* Task to complete
Would you give the data below back exactly as it reads?

*** Opening of Material provided ***

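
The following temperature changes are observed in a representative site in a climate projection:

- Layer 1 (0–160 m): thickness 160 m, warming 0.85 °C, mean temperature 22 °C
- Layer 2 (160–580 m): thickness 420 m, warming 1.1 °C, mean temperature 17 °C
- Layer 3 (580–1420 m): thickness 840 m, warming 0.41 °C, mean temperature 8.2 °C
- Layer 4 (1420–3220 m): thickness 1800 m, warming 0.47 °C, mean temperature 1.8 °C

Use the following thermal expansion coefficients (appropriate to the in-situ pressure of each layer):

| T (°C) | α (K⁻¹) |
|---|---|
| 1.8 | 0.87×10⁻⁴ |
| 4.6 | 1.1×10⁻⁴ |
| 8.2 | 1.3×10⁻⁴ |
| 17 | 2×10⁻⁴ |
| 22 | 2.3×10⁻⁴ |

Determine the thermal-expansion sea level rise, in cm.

Layer 1 at 22 °C → α = 2.3×10⁻⁴ K⁻¹
Layer 2 at 17 °C → α = 2×10⁻⁴ K⁻¹
Layer 3 at 8.2 °C → α = 1.3×10⁻⁴ K⁻¹
Layer 4 at 1.8 °C → α = 0.87×10⁻⁴ K⁻¹
0–160 m: 0.85 × 160 × 2.3×10⁻⁴ = 0.03128 m
2×10⁻⁴ × 1.1 × 420 = 0.09240 m
Layer 3: 0.41 × 840 × 1.3×10⁻⁴ = 0.044772 m
1420–3220 m: 0.87×10⁻⁴ × 1800 × 0.47 = 0.073602 m
Δh = 0.03128 + 0.09240 + 0.044772 + 0.073602 = 0.242054 m ≈ 24.2 cm

Δh ≈ 24.2 cm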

*** Close of Material provided ***

* Answer box
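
The following temperature changes are observed in a representative site in a climate projection:

- Layer 1 (0–160 m): thickness 160 m, warming 0.85 °C, mean temperature 22 °C
- Layer 2 (160–580 m): thickness 420 m, warming 1.1 °C, mean temperature 17 °C
- Layer 3 (580–1420 m): thickness 840 m, warming 0.41 °C, mean temperature 8.2 °C
- Layer 4 (1420–3220 m): thickness 1800 m, warming 0.47 °C, mean temperature 1.8 °C

Use the following thermal expansion coefficients (appropriate to the in-situ pressure of each layer):

| T (°C) | α (K⁻¹) |
|---|---|
| 1.8 | 0.87×10⁻⁴ |
| 4.6 | 1.1×10⁻⁴ |
| 8.2 | 1.3×10⁻⁴ |
| 17 | 2×10⁻⁴ |
| 22 | 2.3×10⁻⁴ |

Determine the thermal-expansion sea level rise, in cm.

Layer 1 at 22 °C → α = 2.3×10⁻⁴ K⁻¹
Layer 2 at 17 °C → α = 2×10⁻⁴ K⁻¹
Layer 3 at 8.2 °C → α = 1.3×10⁻⁴ K⁻¹
Layer 4 at 1.8 °C → α = 0.87×10⁻⁴ K⁻¹
0–160 m: 0.85 × 160 × 2.3×10⁻⁴ = 0.03128 m
2×10⁻⁴ × 1.1 × 420 = 0.09240 m
Layer 3: 0.41 × 840 × 1.3×10⁻⁴ = 0.044772 m
1420–3220 m: 0.87×10⁻⁴ × 1800 × 0.47 = 0.073602 m
Δh = 0.03128 + 0.09240 + 0.044772 + 0.073602 = 0.242054 m ≈ 24.2 cm

Δh ≈ 24.2 cm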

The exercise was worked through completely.